WHAT IS EXPECTED:
Please output the lines shown below exactly as they appear.
━━━━━ DATA RECORDS ━━━━━
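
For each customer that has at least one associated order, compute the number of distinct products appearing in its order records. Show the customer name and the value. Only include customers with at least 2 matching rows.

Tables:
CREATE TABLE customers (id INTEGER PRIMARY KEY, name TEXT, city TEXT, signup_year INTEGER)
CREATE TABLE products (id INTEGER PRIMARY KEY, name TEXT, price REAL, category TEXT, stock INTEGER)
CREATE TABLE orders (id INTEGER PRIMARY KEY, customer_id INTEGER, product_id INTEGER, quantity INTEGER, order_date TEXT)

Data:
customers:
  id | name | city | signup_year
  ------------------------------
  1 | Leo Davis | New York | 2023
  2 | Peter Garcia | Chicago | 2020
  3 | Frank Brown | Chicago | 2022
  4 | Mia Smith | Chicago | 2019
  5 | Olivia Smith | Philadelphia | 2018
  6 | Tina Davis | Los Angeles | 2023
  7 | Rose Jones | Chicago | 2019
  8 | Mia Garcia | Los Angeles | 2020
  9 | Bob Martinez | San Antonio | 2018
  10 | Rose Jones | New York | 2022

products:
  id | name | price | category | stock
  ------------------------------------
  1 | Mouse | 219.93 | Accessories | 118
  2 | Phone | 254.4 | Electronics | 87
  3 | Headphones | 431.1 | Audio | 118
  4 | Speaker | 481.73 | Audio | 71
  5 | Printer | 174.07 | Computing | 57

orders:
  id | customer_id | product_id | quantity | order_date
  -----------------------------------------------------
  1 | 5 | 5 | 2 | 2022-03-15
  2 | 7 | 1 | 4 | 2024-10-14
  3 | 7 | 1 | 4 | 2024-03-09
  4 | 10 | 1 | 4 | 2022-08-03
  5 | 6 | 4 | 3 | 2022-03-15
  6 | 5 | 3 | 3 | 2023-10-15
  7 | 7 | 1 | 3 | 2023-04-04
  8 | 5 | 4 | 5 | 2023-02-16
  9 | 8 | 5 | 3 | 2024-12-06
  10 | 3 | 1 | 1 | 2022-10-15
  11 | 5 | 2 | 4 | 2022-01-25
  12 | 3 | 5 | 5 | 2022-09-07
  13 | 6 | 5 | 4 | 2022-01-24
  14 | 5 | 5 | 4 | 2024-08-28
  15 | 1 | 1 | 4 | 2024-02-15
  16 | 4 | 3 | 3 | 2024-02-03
SELECT p.name, COUNT(DISTINCT c.product_id) AS distinct_product_count FROM orders c JOIN customers p ON c.customer_id = p.id GROUP BY p.id, p.name HAVING COUNT(*) >= 2

Execution result:
name | distinct_product_count
Frank Brown | 2
Olivia Smith | 4
Tina Davis | 2
Rose Jones | 1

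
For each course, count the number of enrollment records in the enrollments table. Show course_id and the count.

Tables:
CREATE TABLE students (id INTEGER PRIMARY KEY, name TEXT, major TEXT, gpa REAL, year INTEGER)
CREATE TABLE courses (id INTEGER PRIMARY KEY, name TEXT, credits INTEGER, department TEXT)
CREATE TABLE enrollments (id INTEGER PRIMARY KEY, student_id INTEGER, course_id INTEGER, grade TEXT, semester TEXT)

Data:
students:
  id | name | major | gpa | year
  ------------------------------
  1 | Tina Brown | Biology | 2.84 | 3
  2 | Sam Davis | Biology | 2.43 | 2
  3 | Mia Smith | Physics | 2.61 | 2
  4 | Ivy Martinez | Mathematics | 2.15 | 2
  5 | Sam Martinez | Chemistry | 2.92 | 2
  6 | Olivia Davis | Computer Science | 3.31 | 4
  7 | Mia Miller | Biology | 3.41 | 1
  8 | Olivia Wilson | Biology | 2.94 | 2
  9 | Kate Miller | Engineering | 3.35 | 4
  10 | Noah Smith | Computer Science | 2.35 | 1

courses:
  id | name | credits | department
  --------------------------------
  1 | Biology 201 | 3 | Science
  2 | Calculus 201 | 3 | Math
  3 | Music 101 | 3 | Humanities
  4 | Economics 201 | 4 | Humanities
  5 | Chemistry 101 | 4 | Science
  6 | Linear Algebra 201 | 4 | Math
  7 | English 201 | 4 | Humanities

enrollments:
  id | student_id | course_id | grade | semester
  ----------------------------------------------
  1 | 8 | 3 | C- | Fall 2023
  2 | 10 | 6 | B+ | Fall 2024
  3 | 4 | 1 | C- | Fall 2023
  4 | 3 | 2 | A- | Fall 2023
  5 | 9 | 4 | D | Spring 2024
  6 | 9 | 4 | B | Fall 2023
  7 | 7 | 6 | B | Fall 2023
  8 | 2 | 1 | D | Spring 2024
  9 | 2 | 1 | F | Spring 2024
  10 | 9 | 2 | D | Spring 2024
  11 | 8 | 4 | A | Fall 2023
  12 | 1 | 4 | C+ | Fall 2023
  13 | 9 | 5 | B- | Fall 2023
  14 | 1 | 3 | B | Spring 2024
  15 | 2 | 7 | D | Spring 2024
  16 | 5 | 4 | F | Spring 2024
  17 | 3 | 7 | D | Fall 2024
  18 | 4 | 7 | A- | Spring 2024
SELECT course_id, COUNT(*) AS enrollment_count FROM enrollments GROUP BY course_id

Execution result:
course_id | enrollment_count
1 | 3
2 | 2
3 | 2
4 | 5
5 | 1
6 | 2
7 | 3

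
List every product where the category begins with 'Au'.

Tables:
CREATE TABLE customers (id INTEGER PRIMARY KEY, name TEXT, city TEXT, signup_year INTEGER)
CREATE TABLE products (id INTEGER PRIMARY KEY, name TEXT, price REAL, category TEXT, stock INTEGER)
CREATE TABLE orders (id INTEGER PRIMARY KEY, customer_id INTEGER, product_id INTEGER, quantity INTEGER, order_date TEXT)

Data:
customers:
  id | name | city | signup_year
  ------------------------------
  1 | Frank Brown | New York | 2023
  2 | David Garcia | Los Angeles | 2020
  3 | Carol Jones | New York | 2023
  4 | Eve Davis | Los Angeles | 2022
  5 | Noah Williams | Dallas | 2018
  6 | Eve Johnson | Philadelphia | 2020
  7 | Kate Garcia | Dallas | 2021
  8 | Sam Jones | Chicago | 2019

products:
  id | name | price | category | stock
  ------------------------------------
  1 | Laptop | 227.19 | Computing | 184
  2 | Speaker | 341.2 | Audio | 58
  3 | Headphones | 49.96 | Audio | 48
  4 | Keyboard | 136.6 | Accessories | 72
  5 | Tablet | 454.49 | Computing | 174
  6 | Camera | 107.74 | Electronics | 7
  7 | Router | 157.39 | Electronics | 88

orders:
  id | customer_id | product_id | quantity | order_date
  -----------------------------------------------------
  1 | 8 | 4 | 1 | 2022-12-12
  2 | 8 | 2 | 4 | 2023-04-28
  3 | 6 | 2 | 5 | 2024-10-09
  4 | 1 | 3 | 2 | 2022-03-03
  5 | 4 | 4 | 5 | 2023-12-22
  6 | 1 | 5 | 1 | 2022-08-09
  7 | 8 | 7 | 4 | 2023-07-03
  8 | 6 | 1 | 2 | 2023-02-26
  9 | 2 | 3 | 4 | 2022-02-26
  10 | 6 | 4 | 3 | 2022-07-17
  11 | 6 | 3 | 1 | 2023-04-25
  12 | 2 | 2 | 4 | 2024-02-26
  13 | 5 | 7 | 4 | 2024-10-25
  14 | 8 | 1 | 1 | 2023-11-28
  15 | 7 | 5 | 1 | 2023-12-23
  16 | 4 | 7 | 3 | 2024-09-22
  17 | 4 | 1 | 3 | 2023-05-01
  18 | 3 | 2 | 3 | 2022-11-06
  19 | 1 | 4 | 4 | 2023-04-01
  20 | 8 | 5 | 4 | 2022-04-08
SELECT name, category FROM products WHERE category LIKE 'Au%'

Execution result:
name | category
Speaker | Audio
Headphones | Audio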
━━━━━
YOUR RESPONSE:
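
For each customer that has at least one associated order, compute the number of distinct products appearing in its order records. Show the customer name and the value. Only include customers with at least 2 matching rows.

Tables:
CREATE TABLE customers (id INTEGER PRIMARY KEY, name TEXT, city TEXT, signup_year INTEGER)
CREATE TABLE products (id INTEGER PRIMARY KEY, name TEXT, price REAL, category TEXT, stock INTEGER)
CREATE TABLE orders (id INTEGER PRIMARY KEY, customer_id INTEGER, product_id INTEGER, quantity INTEGER, order_date TEXT)

Data:
customers:
  id | name | city | signup_year
  ------------------------------
  1 | Leo Davis | New York | 2023
  2 | Peter Garcia | Chicago | 2020
  3 | Frank Brown | Chicago | 2022
  4 | Mia Smith | Chicago | 2019
  5 | Olivia Smith | Philadelphia | 2018
  6 | Tina Davis | Los Angeles | 2023
  7 | Rose Jones | Chicago | 2019
  8 | Mia Garcia | Los Angeles | 2020
  9 | Bob Martinez | San Antonio | 2018
  10 | Rose Jones | New York | 2022

products:
  id | name | price | category | stock
  ------------------------------------
  1 | Mouse | 219.93 | Accessories | 118
  2 | Phone | 254.4 | Electronics | 87
  3 | Headphones | 431.1 | Audio | 118
  4 | Speaker | 481.73 | Audio | 71
  5 | Printer | 174.07 | Computing | 57

orders:
  id | customer_id | product_id | quantity | order_date
  -----------------------------------------------------
  1 | 5 | 5 | 2 | 2022-03-15
  2 | 7 | 1 | 4 | 2024-10-14
  3 | 7 | 1 | 4 | 2024-03-09
  4 | 10 | 1 | 4 | 2022-08-03
  5 | 6 | 4 | 3 | 2022-03-15
  6 | 5 | 3 | 3 | 2023-10-15
  7 | 7 | 1 | 3 | 2023-04-04
  8 | 5 | 4 | 5 | 2023-02-16
  9 | 8 | 5 | 3 | 2024-12-06
  10 | 3 | 1 | 1 | 2022-10-15
  11 | 5 | 2 | 4 | 2022-01-25
  12 | 3 | 5 | 5 | 2022-09-07
  13 | 6 | 5 | 4 | 2022-01-24
  14 | 5 | 5 | 4 | 2024-08-28
  15 | 1 | 1 | 4 | 2024-02-15
  16 | 4 | 3 | 3 | 2024-02-03
SELECT p.name, COUNT(DISTINCT c.product_id) AS distinct_product_count FROM orders c JOIN customers p ON c.customer_id = p.id GROUP BY p.id, p.name HAVING COUNT(*) >= 2

Execution result:
name | distinct_product_count
Frank Brown | 2
Olivia Smith | 4
Tina Davis | 2
Rose Jones | 1

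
For each course, count the number of enrollment records in the enrollments table. Show course_id and the count.

Tables:
CREATE TABLE students (id INTEGER PRIMARY KEY, name TEXT, major TEXT, gpa REAL, year INTEGER)
CREATE TABLE courses (id INTEGER PRIMARY KEY, name TEXT, credits INTEGER, department TEXT)
CREATE TABLE enrollments (id INTEGER PRIMARY KEY, student_id INTEGER, course_id INTEGER, grade TEXT, semester TEXT)

Data:
students:
  id | name | major | gpa | year
  ------------------------------
  1 | Tina Brown | Biology | 2.84 | 3
  2 | Sam Davis | Biology | 2.43 | 2
  3 | Mia Smith | Physics | 2.61 | 2
  4 | Ivy Martinez | Mathematics | 2.15 | 2
  5 | Sam Martinez | Chemistry | 2.92 | 2
  6 | Olivia Davis | Computer Science | 3.31 | 4
  7 | Mia Miller | Biology | 3.41 | 1
  8 | Olivia Wilson | Biology | 2.94 | 2
  9 | Kate Miller | Engineering | 3.35 | 4
  10 | Noah Smith | Computer Science | 2.35 | 1

courses:
  id | name | credits | department
  --------------------------------
  1 | Biology 201 | 3 | Science
  2 | Calculus 201 | 3 | Math
  3 | Music 101 | 3 | Humanities
  4 | Economics 201 | 4 | Humanities
  5 | Chemistry 101 | 4 | Science
  6 | Linear Algebra 201 | 4 | Math
  7 | English 201 | 4 | Humanities

enrollments:
  id | student_id | course_id | grade | semester
  ----------------------------------------------
  1 | 8 | 3 | C- | Fall 2023
  2 | 10 | 6 | B+ | Fall 2024
  3 | 4 | 1 | C- | Fall 2023
  4 | 3 | 2 | A- | Fall 2023
  5 | 9 | 4 | D | Spring 2024
  6 | 9 | 4 | B | Fall 2023
  7 | 7 | 6 | B | Fall 2023
  8 | 2 | 1 | D | Spring 2024
  9 | 2 | 1 | F | Spring 2024
  10 | 9 | 2 | D | Spring 2024
  11 | 8 | 4 | A | Fall 2023
  12 | 1 | 4 | C+ | Fall 2023
  13 | 9 | 5 | B- | Fall 2023
  14 | 1 | 3 | B | Spring 2024
  15 | 2 | 7 | D | Spring 2024
  16 | 5 | 4 | F | Spring 2024
  17 | 3 | 7 | D | Fall 2024
  18 | 4 | 7 | A- | Spring 2024
SELECT course_id, COUNT(*) AS enrollment_count FROM enrollments GROUP BY course_id

Execution result:
course_id | enrollment_count
1 | 3
2 | 2
3 | 2
4 | 5
5 | 1
6 | 2
7 | 3

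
List every product where the category begins with 'Au'.

Tables:
CREATE TABLE customers (id INTEGER PRIMARY KEY, name TEXT, city TEXT, signup_year INTEGER)
CREATE TABLE products (id INTEGER PRIMARY KEY, name TEXT, price REAL, category TEXT, stock INTEGER)
CREATE TABLE orders (id INTEGER PRIMARY KEY, customer_id INTEGER, product_id INTEGER, quantity INTEGER, order_date TEXT)

Data:
customers:
  id | name | city | signup_year
  ------------------------------
  1 | Frank Brown | New York | 2023
  2 | David Garcia | Los Angeles | 2020
  3 | Carol Jones | New York | 2023
  4 | Eve Davis | Los Angeles | 2022
  5 | Noah Williams | Dallas | 2018
  6 | Eve Johnson | Philadelphia | 2020
  7 | Kate Garcia | Dallas | 2021
  8 | Sam Jones | Chicago | 2019

products:
  id | name | price | category | stock
  ------------------------------------
  1 | Laptop | 227.19 | Computing | 184
  2 | Speaker | 341.2 | Audio | 58
  3 | Headphones | 49.96 | Audio | 48
  4 | Keyboard | 136.6 | Accessories | 72
  5 | Tablet | 454.49 | Computing | 174
  6 | Camera | 107.74 | Electronics | 7
  7 | Router | 157.39 | Electronics | 88

orders:
  id | customer_id | product_id | quantity | order_date
  -----------------------------------------------------
  1 | 8 | 4 | 1 | 2022-12-12
  2 | 8 | 2 | 4 | 2023-04-28
  3 | 6 | 2 | 5 | 2024-10-09
  4 | 1 | 3 | 2 | 2022-03-03
  5 | 4 | 4 | 5 | 2023-12-22
  6 | 1 | 5 | 1 | 2022-08-09
  7 | 8 | 7 | 4 | 2023-07-03
  8 | 6 | 1 | 2 | 2023-02-26
  9 | 2 | 3 | 4 | 2022-02-26
  10 | 6 | 4 | 3 | 2022-07-17
  11 | 6 | 3 | 1 | 2023-04-25
  12 | 2 | 2 | 4 | 2024-02-26
  13 | 5 | 7 | 4 | 2024-10-25
  14 | 8 | 1 | 1 | 2023-11-28
  15 | 7 | 5 | 1 | 2023-12-23
  16 | 4 | 7 | 3 | 2024-09-22
  17 | 4 | 1 | 3 | 2023-05-01
  18 | 3 | 2 | 3 | 2022-11-06
  19 | 1 | 4 | 4 | 2023-04-01
  20 | 8 | 5 | 4 | 2022-04-08
SELECT name, category FROM products WHERE category LIKE 'Au%'

Execution result:
name | category
Speaker | Audio
Headphones | Audio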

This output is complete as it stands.